■ **TASK TO CARRY OUT**: For every entry that follows, return an identical copy.

■ **SUPPLIED ENTRIES**:
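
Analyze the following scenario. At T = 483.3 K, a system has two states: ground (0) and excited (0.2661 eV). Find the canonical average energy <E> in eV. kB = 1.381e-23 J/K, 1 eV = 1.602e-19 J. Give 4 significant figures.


Step 1: beta*E = 0.2661*1.602e-19/(1.381e-23*483.3) = 6.387
Step 2: exp(-beta*E) = 0.001683
Step 3: <E> = 0.2661*0.001683/(1+0.001683) = 0.0004472 eV

0.0004472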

■ **ANSWER SPACE**:
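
Analyze the following scenario. At T = 483.3 K, a system has two states: ground (0) and excited (0.2661 eV). Find the canonical average energy <E> in eV. kB = 1.381e-23 J/K, 1 eV = 1.602e-19 J. Give 4 significant figures.


Step 1: beta*E = 0.2661*1.602e-19/(1.381e-23*483.3) = 6.387
Step 2: exp(-beta*E) = 0.001683
Step 3: <E> = 0.2661*0.001683/(1+0.001683) = 0.0004472 eV

0.0004472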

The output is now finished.